ACTIVITY = Among the entries below, find each line with "systematic" and show it.

Stored data =
____

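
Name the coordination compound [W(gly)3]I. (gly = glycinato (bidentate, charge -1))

tris(glycinato)tungsten(IV) iodide

The 1 iodide counter-ion carries a total charge of -1, so each complex ion is 1+.
Ligand charges: 3×glycinato (-1 each); total -3. So W + (-3) = 1+, giving W = +4.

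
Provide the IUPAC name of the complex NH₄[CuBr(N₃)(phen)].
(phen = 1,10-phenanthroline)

ammonium azidobromo(1,10-phenanthroline)cuprate(I)

The 1 ammonium counter-ion carries a total charge of +1, so each complex ion is 1−.
Ligand charges: 1×1,10-phenanthroline (neutral), 1×bromo (-1 each), 1×azido (-1 each); total -2. So Cu + (-2) = 1−, giving Cu = +1.
Ligands are named alphabetically: azido before bromo before phenanthroline.
The complex ion is anionic, so copper takes the -ate form cuprate(I).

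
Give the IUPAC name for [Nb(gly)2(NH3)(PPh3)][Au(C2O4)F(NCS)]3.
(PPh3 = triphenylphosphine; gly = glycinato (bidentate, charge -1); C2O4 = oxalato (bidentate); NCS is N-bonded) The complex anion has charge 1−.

Both ions are complex: the cation is named first with the plain metal name, the anion second with the -ate form; each ion's ligands are alphabetised independently.
The complex anion is given as 1−; its ligand charges sum to -4, so Au = +3.
With 3 anions per cation, the cation must be 3×1 = 3+.
Cation: ligand charges sum to -2; for the ion to be 3+, Nb = +5.

amminebis(glycinato)(triphenylphosphine)niobium(V) fluoroisothiocyanatooxalatoaurate(III)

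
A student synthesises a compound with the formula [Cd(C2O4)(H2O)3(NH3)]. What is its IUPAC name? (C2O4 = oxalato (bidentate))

amminetriaquaoxalatocadmium(II)

There is no counter-ion, so the complex is neutral overall.
Ligand charges: 1×oxalato (-2 each), 3×aqua (neutral), 1×ammine (neutral); total -2. So Cd + (-2) = 0, giving Cd = +2.
Ligands are named alphabetically: ammine before aqua before oxalato.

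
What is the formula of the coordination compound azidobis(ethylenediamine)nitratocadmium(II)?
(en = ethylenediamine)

Ligands: 1 nitrato (NO3, -1), 2 ethylenediamine (en, neutral), 1 azido (N3, -1). Ligand charge sum = -2.
With Cd in oxidation state +2, the complex ion is [Cd...].

[Cd(en)2(N3)(NO3)]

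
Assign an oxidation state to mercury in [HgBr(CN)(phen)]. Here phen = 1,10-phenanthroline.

+2

No counter-ion: the bracketed complex is neutral.
Ligand charges: 1×phen neutral; 1×CN = -1; 1×Br = -1; sum -2.
Hg + (-2) = 0 ⇒ Hg is +2.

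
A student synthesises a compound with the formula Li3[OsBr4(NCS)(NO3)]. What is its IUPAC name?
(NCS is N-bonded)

lithium tetrabromoisothiocyanatonitratoosmate(III)

The 3 lithium counter-ions carry a total charge of +3, so each complex ion is 3−.
Ligand charges: 1×nitrato (-1 each), 1×isothiocyanato (-1 each), 4×bromo (-1 each); total -6. So Os + (-6) = 3−, giving Os = +3.
Ligands are named alphabetically: bromo before isothiocyanato before nitrato.
The complex ion is anionic, so osmium takes the -ate form osmate(III).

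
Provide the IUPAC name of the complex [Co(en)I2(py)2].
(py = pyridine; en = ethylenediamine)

(ethylenediamine)diiodobis(pyridine)cobalt(II)

There is no counter-ion, so the complex is neutral overall.
Ligand charges: 2×pyridine (neutral), 1×ethylenediamine (neutral), 2×iodo (-1 each); total -2. So Co + (-2) = 0, giving Co = +2.
Ligands are named alphabetically: ethylenediamine before iodo before pyridine.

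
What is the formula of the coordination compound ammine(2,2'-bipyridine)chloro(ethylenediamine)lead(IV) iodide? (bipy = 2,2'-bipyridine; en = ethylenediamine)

[Pb(bipy)Cl(en)(NH3)]I3

Ligands: 1 2,2'-bipyridine (bipy, neutral), 1 ammine (NH3, neutral), 1 ethylenediamine (en, neutral), 1 chloro (Cl, -1). Ligand charge sum = -1.
With Pb in oxidation state +4, the complex ion is [Pb...]^3+.
Charge balance with iodide (-1) requires 1 complex ion per 3 iodide.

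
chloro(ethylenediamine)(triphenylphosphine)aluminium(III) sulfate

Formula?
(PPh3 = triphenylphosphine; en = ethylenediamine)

[AlCl(en)(PPh3)]SO4

Ligands: 1 triphenylphosphine (PPh3, neutral), 1 ethylenediamine (en, neutral), 1 chloro (Cl, -1). Ligand charge sum = -1.
With Al in oxidation state +3, the complex ion is [Al...]^2+.
Charge balance with sulfate (-2) requires 1 complex ion per 1 sulfate.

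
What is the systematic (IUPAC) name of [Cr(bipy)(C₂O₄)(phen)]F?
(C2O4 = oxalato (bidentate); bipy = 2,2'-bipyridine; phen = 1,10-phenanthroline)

The 1 fluoride counter-ion carries a total charge of -1, so each complex ion is 1+.
Ligand charges: 1×oxalato (-2 each), 1×2,2'-bipyridine (neutral), 1×1,10-phenanthroline (neutral); total -2. So Cr + (-2) = 1+, giving Cr = +3.
Ligands are named alphabetically: bipyridine before oxalato before phenanthroline.

(2,2'-bipyridine)oxalato(1,10-phenanthroline)chromium(III) fluoride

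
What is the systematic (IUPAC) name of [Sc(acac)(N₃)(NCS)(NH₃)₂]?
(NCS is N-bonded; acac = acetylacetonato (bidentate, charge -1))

(acetylacetonato)diammineazidoisothiocyanatoscandium(III)

There is no counter-ion, so the complex is neutral overall.
Ligand charges: 1×azido (-1 each), 1×isothiocyanato (-1 each), 2×ammine (neutral), 1×acetylacetonato (-1 each); total -3. So Sc + (-3) = 0, giving Sc = +3.
Ligands are named alphabetically: acetylacetonato before ammine before azido before isothiocyanato.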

____

SOLVED PROBLEM =
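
What is the systematic (IUPAC) name of [Cr(bipy)(C₂O₄)(phen)]F?
What is the systematic (IUPAC) name of [Sc(acac)(N₃)(NCS)(NH₃)₂]?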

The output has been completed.